EXTRACTED RECORDS: Begin
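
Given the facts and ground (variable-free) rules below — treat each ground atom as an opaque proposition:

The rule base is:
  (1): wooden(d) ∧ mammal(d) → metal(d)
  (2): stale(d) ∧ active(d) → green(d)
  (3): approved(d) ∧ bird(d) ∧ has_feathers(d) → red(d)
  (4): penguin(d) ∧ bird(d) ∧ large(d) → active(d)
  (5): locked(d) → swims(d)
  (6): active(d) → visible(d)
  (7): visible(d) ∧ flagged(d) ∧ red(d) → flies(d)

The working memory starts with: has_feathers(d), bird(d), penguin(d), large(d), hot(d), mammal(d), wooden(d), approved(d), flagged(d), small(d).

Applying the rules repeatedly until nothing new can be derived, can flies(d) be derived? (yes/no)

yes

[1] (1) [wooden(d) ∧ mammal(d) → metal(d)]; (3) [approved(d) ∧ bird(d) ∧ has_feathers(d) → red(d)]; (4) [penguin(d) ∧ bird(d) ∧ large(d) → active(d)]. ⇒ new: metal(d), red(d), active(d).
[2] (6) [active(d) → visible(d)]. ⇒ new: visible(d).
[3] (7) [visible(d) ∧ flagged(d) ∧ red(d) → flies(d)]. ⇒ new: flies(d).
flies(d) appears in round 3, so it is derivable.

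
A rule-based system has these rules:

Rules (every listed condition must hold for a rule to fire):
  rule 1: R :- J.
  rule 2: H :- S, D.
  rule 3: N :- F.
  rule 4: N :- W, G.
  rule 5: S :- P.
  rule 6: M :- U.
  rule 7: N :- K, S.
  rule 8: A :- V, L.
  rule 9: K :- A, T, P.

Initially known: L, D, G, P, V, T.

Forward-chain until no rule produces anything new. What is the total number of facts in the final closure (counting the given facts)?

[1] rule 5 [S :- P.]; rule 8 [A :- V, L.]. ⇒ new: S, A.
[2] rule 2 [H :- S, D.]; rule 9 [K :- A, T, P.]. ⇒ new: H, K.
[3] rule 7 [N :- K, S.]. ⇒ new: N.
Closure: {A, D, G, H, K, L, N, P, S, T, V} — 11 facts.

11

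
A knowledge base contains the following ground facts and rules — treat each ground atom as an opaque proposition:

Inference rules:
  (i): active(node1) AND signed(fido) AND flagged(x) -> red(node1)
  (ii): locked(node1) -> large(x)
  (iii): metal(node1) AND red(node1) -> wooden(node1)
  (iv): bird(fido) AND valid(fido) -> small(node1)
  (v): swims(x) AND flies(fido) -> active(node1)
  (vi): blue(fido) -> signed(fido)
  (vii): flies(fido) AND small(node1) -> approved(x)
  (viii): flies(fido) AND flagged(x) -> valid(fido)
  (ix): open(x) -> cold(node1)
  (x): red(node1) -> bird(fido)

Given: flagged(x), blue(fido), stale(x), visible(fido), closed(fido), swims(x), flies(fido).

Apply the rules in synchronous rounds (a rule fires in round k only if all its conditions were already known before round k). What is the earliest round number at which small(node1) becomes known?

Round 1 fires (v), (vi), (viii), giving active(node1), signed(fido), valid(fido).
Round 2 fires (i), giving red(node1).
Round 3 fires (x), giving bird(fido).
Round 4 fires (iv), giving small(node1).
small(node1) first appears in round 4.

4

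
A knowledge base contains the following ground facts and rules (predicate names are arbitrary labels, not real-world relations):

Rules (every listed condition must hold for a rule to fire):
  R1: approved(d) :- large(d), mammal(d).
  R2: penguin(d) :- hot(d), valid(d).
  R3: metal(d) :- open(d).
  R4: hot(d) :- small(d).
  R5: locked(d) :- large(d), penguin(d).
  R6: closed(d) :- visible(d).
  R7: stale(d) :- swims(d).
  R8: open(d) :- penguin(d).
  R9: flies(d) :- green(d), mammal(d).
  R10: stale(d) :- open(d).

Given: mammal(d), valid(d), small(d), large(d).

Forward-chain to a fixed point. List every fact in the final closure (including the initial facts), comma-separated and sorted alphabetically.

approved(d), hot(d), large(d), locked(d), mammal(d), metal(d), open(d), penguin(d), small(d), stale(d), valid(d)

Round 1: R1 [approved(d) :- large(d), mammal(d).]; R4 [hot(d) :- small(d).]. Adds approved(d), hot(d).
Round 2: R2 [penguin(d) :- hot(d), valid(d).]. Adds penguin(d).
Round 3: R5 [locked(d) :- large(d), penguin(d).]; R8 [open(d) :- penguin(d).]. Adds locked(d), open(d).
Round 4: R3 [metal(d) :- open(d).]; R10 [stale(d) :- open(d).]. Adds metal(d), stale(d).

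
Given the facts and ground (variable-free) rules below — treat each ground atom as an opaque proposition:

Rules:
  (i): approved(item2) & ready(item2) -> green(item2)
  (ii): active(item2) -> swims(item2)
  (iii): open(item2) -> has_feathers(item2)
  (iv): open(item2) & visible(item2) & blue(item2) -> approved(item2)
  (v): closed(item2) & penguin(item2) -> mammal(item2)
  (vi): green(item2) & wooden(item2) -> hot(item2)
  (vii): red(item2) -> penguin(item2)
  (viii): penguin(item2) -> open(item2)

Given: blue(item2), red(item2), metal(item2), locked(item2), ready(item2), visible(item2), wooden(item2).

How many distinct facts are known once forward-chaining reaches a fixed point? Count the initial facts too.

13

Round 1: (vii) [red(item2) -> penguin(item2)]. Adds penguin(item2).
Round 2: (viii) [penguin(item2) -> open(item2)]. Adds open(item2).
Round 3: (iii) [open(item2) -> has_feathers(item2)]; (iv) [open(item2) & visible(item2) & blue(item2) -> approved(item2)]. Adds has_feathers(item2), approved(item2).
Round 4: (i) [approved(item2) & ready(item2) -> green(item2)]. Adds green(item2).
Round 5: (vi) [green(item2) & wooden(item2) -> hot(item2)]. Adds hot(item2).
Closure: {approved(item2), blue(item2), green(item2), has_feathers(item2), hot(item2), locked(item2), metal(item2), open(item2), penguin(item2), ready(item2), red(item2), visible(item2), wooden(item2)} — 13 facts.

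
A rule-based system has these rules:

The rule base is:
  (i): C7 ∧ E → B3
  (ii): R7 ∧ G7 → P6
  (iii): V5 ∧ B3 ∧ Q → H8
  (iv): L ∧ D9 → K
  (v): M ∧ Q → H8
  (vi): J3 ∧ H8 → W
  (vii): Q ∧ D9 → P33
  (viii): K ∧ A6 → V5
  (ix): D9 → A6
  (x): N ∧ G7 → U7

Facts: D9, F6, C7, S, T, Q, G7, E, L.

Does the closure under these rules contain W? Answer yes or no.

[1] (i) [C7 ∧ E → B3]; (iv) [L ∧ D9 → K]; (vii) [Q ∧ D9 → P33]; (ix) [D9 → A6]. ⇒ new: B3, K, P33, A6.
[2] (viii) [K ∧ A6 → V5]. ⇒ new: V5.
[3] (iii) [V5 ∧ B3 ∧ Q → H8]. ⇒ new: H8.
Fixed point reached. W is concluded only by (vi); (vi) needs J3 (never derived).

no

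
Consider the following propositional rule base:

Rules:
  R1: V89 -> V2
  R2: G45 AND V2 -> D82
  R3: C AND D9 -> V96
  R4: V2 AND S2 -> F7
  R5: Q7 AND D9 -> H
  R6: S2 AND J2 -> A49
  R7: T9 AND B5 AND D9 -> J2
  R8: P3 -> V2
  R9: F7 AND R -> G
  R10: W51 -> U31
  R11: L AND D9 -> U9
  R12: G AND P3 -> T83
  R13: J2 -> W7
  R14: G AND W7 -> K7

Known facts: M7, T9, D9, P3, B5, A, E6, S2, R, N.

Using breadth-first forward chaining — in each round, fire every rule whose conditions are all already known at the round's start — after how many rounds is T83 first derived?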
EXTRACTED RECORDS: End
DESCRIPTION OF THE TASK — Going through the data above, please tally the lines that contain the string "ground" and return only the total.

TASK OUTPUT — 4